● About this task: Your job is to transcribe the material exactly, every line included.

Data for processing Start Marker

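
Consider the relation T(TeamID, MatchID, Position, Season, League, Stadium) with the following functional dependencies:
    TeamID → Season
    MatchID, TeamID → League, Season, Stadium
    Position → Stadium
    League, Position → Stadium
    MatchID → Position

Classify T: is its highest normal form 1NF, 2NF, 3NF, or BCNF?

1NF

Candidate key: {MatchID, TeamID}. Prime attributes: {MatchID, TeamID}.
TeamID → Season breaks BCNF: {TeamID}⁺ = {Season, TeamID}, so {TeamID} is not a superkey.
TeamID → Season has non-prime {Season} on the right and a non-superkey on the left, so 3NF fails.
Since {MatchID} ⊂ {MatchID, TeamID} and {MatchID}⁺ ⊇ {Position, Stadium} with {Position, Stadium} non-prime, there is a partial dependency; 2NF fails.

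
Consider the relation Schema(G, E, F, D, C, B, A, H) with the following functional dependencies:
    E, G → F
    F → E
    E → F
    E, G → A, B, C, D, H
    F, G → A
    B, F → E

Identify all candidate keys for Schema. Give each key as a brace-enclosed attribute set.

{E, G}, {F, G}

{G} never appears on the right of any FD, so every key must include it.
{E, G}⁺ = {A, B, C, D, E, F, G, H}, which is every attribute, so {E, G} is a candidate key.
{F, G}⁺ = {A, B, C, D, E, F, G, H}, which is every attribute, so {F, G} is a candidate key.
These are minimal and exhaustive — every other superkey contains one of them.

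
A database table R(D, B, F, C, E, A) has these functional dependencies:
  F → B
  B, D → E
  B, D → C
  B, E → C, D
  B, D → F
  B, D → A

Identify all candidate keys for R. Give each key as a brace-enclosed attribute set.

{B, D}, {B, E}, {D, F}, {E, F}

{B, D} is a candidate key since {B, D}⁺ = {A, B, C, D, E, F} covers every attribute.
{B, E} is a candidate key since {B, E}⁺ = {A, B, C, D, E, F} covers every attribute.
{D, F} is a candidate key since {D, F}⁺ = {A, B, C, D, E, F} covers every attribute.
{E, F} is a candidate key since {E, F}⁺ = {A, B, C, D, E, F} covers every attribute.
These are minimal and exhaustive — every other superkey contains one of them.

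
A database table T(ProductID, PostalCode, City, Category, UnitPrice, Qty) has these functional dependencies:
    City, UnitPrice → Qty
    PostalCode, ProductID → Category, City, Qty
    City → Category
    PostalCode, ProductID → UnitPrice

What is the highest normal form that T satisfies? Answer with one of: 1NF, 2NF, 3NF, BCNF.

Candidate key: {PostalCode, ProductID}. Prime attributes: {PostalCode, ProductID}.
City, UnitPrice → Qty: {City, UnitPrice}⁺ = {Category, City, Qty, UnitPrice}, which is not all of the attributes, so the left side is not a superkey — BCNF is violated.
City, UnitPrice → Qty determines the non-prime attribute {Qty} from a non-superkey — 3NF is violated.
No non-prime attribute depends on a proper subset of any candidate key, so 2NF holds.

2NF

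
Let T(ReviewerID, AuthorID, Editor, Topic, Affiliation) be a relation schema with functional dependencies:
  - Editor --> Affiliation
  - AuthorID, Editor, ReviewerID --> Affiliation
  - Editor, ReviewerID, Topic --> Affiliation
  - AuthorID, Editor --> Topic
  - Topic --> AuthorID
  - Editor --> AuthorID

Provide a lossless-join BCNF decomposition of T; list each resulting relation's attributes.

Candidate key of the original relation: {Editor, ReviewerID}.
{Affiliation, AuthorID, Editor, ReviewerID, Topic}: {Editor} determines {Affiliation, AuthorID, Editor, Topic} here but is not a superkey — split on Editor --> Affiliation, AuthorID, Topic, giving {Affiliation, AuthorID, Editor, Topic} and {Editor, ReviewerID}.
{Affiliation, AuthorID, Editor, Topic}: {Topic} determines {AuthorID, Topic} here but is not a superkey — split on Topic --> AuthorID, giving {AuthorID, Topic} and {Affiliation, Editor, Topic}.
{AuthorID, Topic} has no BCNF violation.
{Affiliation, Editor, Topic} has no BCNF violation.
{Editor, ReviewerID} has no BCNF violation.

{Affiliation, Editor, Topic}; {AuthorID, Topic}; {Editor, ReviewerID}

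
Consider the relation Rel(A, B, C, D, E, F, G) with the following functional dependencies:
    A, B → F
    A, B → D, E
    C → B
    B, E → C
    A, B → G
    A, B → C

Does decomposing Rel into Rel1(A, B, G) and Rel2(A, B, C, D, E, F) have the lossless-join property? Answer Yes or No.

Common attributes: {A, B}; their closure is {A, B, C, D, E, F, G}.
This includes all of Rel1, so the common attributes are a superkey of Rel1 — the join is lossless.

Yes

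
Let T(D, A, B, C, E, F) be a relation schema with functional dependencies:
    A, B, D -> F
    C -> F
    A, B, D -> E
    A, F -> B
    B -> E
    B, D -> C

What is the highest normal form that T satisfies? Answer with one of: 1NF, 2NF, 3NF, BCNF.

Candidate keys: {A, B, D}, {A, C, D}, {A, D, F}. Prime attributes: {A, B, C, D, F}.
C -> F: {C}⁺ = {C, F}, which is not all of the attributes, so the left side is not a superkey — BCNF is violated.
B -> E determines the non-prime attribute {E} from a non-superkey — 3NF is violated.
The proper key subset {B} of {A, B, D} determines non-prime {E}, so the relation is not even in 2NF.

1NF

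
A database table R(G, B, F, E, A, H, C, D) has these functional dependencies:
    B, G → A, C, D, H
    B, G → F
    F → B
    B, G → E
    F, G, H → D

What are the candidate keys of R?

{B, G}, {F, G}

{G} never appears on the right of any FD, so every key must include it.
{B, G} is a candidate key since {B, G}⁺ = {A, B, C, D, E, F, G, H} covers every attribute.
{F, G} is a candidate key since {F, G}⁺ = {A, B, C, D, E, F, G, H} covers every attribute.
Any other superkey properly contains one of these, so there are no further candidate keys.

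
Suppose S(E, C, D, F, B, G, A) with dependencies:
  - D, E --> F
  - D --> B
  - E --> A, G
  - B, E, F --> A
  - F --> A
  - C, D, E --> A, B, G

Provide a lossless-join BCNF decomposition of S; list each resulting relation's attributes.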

Data for processing End Marker

● Expected answer:
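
Consider the relation T(TeamID, MatchID, Position, Season, League, Stadium) with the following functional dependencies:
    TeamID → Season
    MatchID, TeamID → League, Season, Stadium
    Position → Stadium
    League, Position → Stadium
    MatchID → Position

Classify T: is its highest normal form 1NF, 2NF, 3NF, or BCNF?

1NF

Candidate key: {MatchID, TeamID}. Prime attributes: {MatchID, TeamID}.
TeamID → Season breaks BCNF: {TeamID}⁺ = {Season, TeamID}, so {TeamID} is not a superkey.
TeamID → Season has non-prime {Season} on the right and a non-superkey on the left, so 3NF fails.
Since {MatchID} ⊂ {MatchID, TeamID} and {MatchID}⁺ ⊇ {Position, Stadium} with {Position, Stadium} non-prime, there is a partial dependency; 2NF fails.

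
Consider the relation Schema(G, E, F, D, C, B, A, H) with the following functional dependencies:
    E, G → F
    F → E
    E → F
    E, G → A, B, C, D, H
    F, G → A
    B, F → E

Identify all candidate keys for Schema. Give each key as a brace-enclosed attribute set.

{E, G}, {F, G}

{G} never appears on the right of any FD, so every key must include it.
{E, G}⁺ = {A, B, C, D, E, F, G, H}, which is every attribute, so {E, G} is a candidate key.
{F, G}⁺ = {A, B, C, D, E, F, G, H}, which is every attribute, so {F, G} is a candidate key.
These are minimal and exhaustive — every other superkey contains one of them.

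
A database table R(D, B, F, C, E, A) has these functional dependencies:
  F → B
  B, D → E
  B, D → C
  B, E → C, D
  B, D → F
  B, D → A

Identify all candidate keys for R. Give each key as a brace-enclosed attribute set.

{B, D}, {B, E}, {D, F}, {E, F}

{B, D} is a candidate key since {B, D}⁺ = {A, B, C, D, E, F} covers every attribute.
{B, E} is a candidate key since {B, E}⁺ = {A, B, C, D, E, F} covers every attribute.
{D, F} is a candidate key since {D, F}⁺ = {A, B, C, D, E, F} covers every attribute.
{E, F} is a candidate key since {E, F}⁺ = {A, B, C, D, E, F} covers every attribute.
These are minimal and exhaustive — every other superkey contains one of them.

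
A database table T(ProductID, PostalCode, City, Category, UnitPrice, Qty) has these functional dependencies:
    City, UnitPrice → Qty
    PostalCode, ProductID → Category, City, Qty
    City → Category
    PostalCode, ProductID → UnitPrice

What is the highest normal form that T satisfies? Answer with one of: 1NF, 2NF, 3NF, BCNF.

Candidate key: {PostalCode, ProductID}. Prime attributes: {PostalCode, ProductID}.
City, UnitPrice → Qty: {City, UnitPrice}⁺ = {Category, City, Qty, UnitPrice}, which is not all of the attributes, so the left side is not a superkey — BCNF is violated.
City, UnitPrice → Qty determines the non-prime attribute {Qty} from a non-superkey — 3NF is violated.
No non-prime attribute depends on a proper subset of any candidate key, so 2NF holds.

2NF

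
Let T(ReviewerID, AuthorID, Editor, Topic, Affiliation) be a relation schema with functional dependencies:
  - Editor --> Affiliation
  - AuthorID, Editor, ReviewerID --> Affiliation
  - Editor, ReviewerID, Topic --> Affiliation
  - AuthorID, Editor --> Topic
  - Topic --> AuthorID
  - Editor --> AuthorID

Provide a lossless-join BCNF decomposition of T; list each resulting relation's attributes.

Candidate key of the original relation: {Editor, ReviewerID}.
{Affiliation, AuthorID, Editor, ReviewerID, Topic}: {Editor} determines {Affiliation, AuthorID, Editor, Topic} here but is not a superkey — split on Editor --> Affiliation, AuthorID, Topic, giving {Affiliation, AuthorID, Editor, Topic} and {Editor, ReviewerID}.
{Affiliation, AuthorID, Editor, Topic}: {Topic} determines {AuthorID, Topic} here but is not a superkey — split on Topic --> AuthorID, giving {AuthorID, Topic} and {Affiliation, Editor, Topic}.
{AuthorID, Topic} has no BCNF violation.
{Affiliation, Editor, Topic} has no BCNF violation.
{Editor, ReviewerID} has no BCNF violation.

{Affiliation, Editor, Topic}; {AuthorID, Topic}; {Editor, ReviewerID}

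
Consider the relation Rel(A, B, C, D, E, F, G) with the following functional dependencies:
    A, B → F
    A, B → D, E
    C → B
    B, E → C
    A, B → G
    A, B → C

Does decomposing Rel into Rel1(A, B, G) and Rel2(A, B, C, D, E, F) have the lossless-join property? Answer Yes or No.

Common attributes: {A, B}; their closure is {A, B, C, D, E, F, G}.
This includes all of Rel1, so the common attributes are a superkey of Rel1 — the join is lossless.

Yes

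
Let T(D, A, B, C, E, F) be a relation schema with functional dependencies:
    A, B, D -> F
    C -> F
    A, B, D -> E
    A, F -> B
    B -> E
    B, D -> C

What is the highest normal form that T satisfies? Answer with one of: 1NF, 2NF, 3NF, BCNF.

Candidate keys: {A, B, D}, {A, C, D}, {A, D, F}. Prime attributes: {A, B, C, D, F}.
C -> F: {C}⁺ = {C, F}, which is not all of the attributes, so the left side is not a superkey — BCNF is violated.
B -> E determines the non-prime attribute {E} from a non-superkey — 3NF is violated.
The proper key subset {B} of {A, B, D} determines non-prime {E}, so the relation is not even in 2NF.

1NF

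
A database table R(G, B, F, E, A, H, C, D) has these functional dependencies:
    B, G → A, C, D, H
    B, G → F
    F → B
    B, G → E
    F, G, H → D

What are the candidate keys of R?

{B, G}, {F, G}

{G} never appears on the right of any FD, so every key must include it.
{B, G} is a candidate key since {B, G}⁺ = {A, B, C, D, E, F, G, H} covers every attribute.
{F, G} is a candidate key since {F, G}⁺ = {A, B, C, D, E, F, G, H} covers every attribute.
Any other superkey properly contains one of these, so there are no further candidate keys.

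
Suppose S(E, C, D, F, B, G, A) with dependencies:
  - D, E --> F
  - D --> B
  - E --> A, G
  - B, E, F --> A
  - F --> A
  - C, D, E --> A, B, G

Provide a lossless-join BCNF decomposition of S; list each resulting relation's attributes.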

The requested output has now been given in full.